== TRY IT ==
Go over the entries and report the lines where the word "rows" occurs.

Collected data
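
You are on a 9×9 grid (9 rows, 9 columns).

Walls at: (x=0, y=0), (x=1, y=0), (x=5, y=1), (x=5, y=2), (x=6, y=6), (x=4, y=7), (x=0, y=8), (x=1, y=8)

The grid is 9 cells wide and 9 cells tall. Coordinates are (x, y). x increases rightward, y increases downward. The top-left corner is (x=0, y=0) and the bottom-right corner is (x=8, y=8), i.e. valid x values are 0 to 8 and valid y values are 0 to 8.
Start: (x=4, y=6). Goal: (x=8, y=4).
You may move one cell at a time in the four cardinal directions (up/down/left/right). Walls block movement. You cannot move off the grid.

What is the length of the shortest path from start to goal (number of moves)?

BFS from (x=4, y=6) until reaching (x=8, y=4):
  Distance 0: (x=4, y=6)
  Distance 1: (x=4, y=5), (x=3, y=6), (x=5, y=6)
  Distance 2: (x=4, y=4), (x=3, y=5), (x=5, y=5), (x=2, y=6), (x=3, y=7), (x=5, y=7)
  Distance 3: (x=4, y=3), (x=3, y=4), (x=5, y=4), (x=2, y=5), (x=6, y=5), (x=1, y=6), (x=2, y=7), (x=6, y=7), (x=3, y=8), (x=5, y=8)
  Distance 4: (x=4, y=2), (x=3, y=3), (x=5, y=3), (x=2, y=4), (x=6, y=4), (x=1, y=5), (x=7, y=5), (x=0, y=6), (x=1, y=7), (x=7, y=7), (x=2, y=8), (x=4, y=8), (x=6, y=8)
  Distance 5: (x=4, y=1), (x=3, y=2), (x=2, y=3), (x=6, y=3), (x=1, y=4), (x=7, y=4), (x=0, y=5), (x=8, y=5), (x=7, y=6), (x=0, y=7), (x=8, y=7), (x=7, y=8)
  Distance 6: (x=4, y=0), (x=3, y=1), (x=2, y=2), (x=6, y=2), (x=1, y=3), (x=7, y=3), (x=0, y=4), (x=8, y=4), (x=8, y=6), (x=8, y=8)  <- goal reached here
One shortest path (6 moves): (x=4, y=6) -> (x=5, y=6) -> (x=5, y=5) -> (x=6, y=5) -> (x=7, y=5) -> (x=8, y=5) -> (x=8, y=4)

Answer: Shortest path length: 6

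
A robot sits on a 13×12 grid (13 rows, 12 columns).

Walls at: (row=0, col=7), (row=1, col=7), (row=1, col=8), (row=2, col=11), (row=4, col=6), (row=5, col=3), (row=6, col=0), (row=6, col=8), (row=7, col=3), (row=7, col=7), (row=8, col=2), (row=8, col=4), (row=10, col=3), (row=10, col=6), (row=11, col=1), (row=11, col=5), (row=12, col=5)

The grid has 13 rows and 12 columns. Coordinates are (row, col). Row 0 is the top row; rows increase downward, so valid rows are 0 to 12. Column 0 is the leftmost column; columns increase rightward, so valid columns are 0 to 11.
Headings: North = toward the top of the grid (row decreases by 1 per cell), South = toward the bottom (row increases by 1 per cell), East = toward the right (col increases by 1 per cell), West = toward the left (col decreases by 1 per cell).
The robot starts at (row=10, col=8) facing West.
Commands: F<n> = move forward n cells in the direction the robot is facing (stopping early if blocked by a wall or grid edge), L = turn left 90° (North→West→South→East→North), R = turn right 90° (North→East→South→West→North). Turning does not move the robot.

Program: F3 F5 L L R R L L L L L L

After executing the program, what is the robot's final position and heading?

Start: (row=10, col=8), facing West
  F3: move forward 1/3 (blocked), now at (row=10, col=7)
  F5: move forward 0/5 (blocked), now at (row=10, col=7)
  L: turn left, now facing South
  L: turn left, now facing East
  R: turn right, now facing South
  R: turn right, now facing West
  L: turn left, now facing South
  L: turn left, now facing East
  L: turn left, now facing North
  L: turn left, now facing West
  L: turn left, now facing South
  L: turn left, now facing East
Final: (row=10, col=7), facing East

Answer: Final position: (row=10, col=7), facing East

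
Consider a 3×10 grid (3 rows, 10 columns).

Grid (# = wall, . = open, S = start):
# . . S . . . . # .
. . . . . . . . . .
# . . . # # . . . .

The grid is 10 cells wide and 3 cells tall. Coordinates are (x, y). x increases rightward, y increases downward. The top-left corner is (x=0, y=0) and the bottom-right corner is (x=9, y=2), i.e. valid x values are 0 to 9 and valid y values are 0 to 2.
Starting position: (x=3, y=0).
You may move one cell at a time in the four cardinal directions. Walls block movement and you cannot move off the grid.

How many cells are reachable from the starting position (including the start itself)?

BFS flood-fill from (x=3, y=0):
  Distance 0: (x=3, y=0)
  Distance 1: (x=2, y=0), (x=4, y=0), (x=3, y=1)
  Distance 2: (x=1, y=0), (x=5, y=0), (x=2, y=1), (x=4, y=1), (x=3, y=2)
  Distance 3: (x=6, y=0), (x=1, y=1), (x=5, y=1), (x=2, y=2)
  Distance 4: (x=7, y=0), (x=0, y=1), (x=6, y=1), (x=1, y=2)
  Distance 5: (x=7, y=1), (x=6, y=2)
  Distance 6: (x=8, y=1), (x=7, y=2)
  Distance 7: (x=9, y=1), (x=8, y=2)
  Distance 8: (x=9, y=0), (x=9, y=2)
Total reachable: 25 (grid has 25 open cells total)

Answer: Reachable cells: 25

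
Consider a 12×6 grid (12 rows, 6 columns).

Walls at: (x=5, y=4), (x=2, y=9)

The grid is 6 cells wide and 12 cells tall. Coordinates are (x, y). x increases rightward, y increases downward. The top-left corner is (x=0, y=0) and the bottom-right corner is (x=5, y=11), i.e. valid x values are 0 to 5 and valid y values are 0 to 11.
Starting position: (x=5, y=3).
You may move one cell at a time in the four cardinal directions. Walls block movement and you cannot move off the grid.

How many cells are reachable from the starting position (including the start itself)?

BFS flood-fill from (x=5, y=3):
  Distance 0: (x=5, y=3)
  Distance 1: (x=5, y=2), (x=4, y=3)
  Distance 2: (x=5, y=1), (x=4, y=2), (x=3, y=3), (x=4, y=4)
  Distance 3: (x=5, y=0), (x=4, y=1), (x=3, y=2), (x=2, y=3), (x=3, y=4), (x=4, y=5)
  Distance 4: (x=4, y=0), (x=3, y=1), (x=2, y=2), (x=1, y=3), (x=2, y=4), (x=3, y=5), (x=5, y=5), (x=4, y=6)
  Distance 5: (x=3, y=0), (x=2, y=1), (x=1, y=2), (x=0, y=3), (x=1, y=4), (x=2, y=5), (x=3, y=6), (x=5, y=6), (x=4, y=7)
  Distance 6: (x=2, y=0), (x=1, y=1), (x=0, y=2), (x=0, y=4), (x=1, y=5), (x=2, y=6), (x=3, y=7), (x=5, y=7), (x=4, y=8)
  Distance 7: (x=1, y=0), (x=0, y=1), (x=0, y=5), (x=1, y=6), (x=2, y=7), (x=3, y=8), (x=5, y=8), (x=4, y=9)
  Distance 8: (x=0, y=0), (x=0, y=6), (x=1, y=7), (x=2, y=8), (x=3, y=9), (x=5, y=9), (x=4, y=10)
  Distance 9: (x=0, y=7), (x=1, y=8), (x=3, y=10), (x=5, y=10), (x=4, y=11)
  Distance 10: (x=0, y=8), (x=1, y=9), (x=2, y=10), (x=3, y=11), (x=5, y=11)
  Distance 11: (x=0, y=9), (x=1, y=10), (x=2, y=11)
  Distance 12: (x=0, y=10), (x=1, y=11)
  Distance 13: (x=0, y=11)
Total reachable: 70 (grid has 70 open cells total)

Answer: Reachable cells: 70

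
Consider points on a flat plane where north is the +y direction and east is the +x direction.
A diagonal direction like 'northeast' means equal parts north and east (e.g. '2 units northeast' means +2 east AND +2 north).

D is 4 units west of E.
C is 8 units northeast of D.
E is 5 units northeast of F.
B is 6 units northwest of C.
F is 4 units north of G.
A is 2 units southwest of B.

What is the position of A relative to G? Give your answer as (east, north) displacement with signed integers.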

== THE ANSWER ==
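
You are on a 9×9 grid (9 rows, 9 columns).
A robot sits on a 13×12 grid (13 rows, 12 columns).
The grid has 13 rows and 12 columns. Coordinates are (row, col). Row 0 is the top row; rows increase downward, so valid rows are 0 to 12. Column 0 is the leftmost column; columns increase rightward, so valid columns are 0 to 11.
Consider a 3×10 grid (3 rows, 10 columns).
Consider a 12×6 grid (12 rows, 6 columns).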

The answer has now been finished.